(Records from a collection)
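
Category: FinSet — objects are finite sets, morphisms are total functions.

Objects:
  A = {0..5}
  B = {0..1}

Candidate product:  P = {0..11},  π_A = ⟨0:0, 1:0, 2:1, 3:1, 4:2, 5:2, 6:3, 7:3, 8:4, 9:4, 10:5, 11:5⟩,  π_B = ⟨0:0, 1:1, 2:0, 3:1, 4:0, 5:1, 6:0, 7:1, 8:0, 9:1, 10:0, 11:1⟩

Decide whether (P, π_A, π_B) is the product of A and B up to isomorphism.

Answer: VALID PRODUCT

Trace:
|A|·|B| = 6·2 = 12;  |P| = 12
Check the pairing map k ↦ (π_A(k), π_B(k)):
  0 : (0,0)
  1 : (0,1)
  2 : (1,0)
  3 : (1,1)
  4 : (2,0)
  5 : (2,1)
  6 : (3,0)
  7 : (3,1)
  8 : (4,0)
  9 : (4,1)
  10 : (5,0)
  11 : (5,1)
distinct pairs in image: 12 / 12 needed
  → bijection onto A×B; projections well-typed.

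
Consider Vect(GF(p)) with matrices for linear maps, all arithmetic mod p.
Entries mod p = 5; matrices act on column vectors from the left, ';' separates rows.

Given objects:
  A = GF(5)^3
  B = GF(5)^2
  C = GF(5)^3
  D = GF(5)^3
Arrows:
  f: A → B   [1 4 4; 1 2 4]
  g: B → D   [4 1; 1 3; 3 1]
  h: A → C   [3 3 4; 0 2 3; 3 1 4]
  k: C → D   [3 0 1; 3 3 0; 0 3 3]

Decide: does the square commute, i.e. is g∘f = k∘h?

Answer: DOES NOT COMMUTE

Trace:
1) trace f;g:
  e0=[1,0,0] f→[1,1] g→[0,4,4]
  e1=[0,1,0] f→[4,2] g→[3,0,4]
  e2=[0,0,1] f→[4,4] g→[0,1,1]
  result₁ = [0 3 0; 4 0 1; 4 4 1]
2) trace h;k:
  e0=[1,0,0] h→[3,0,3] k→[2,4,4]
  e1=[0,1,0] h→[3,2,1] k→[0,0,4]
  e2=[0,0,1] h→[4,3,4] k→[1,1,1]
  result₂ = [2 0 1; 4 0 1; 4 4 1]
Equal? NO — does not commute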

==

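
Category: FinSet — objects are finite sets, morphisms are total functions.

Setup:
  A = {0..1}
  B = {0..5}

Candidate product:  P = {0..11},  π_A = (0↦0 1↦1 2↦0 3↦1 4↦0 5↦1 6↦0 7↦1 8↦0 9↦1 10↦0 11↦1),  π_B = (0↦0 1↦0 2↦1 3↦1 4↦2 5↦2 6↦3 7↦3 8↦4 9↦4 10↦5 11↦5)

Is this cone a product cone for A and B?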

...

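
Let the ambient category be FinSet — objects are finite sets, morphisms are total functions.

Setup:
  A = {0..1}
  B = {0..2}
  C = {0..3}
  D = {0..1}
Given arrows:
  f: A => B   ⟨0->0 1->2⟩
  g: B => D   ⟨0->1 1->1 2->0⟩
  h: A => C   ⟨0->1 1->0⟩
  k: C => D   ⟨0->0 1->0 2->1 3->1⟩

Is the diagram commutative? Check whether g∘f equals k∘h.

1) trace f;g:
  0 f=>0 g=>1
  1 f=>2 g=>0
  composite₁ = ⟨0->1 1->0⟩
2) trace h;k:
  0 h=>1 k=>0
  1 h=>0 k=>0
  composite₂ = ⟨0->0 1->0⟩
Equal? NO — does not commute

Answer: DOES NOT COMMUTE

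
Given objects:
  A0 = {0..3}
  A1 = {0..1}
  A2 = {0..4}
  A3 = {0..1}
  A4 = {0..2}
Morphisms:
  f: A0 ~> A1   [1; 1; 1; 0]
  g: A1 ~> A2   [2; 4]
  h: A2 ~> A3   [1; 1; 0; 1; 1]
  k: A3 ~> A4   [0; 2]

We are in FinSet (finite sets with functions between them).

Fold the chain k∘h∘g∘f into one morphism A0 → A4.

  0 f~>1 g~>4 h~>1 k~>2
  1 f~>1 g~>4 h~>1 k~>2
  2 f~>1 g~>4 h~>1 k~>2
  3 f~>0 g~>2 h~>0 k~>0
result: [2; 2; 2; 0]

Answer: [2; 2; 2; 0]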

**Exercise objective:** Among the lines above, show every one that contains the string "finite".

**Response:**
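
Category: FinSet — objects are finite sets, morphisms are total functions.
Category: FinSet — objects are finite sets, morphisms are total functions.
Let the ambient category be FinSet — objects are finite sets, morphisms are total functions.
We are in FinSet (finite sets with functions between them).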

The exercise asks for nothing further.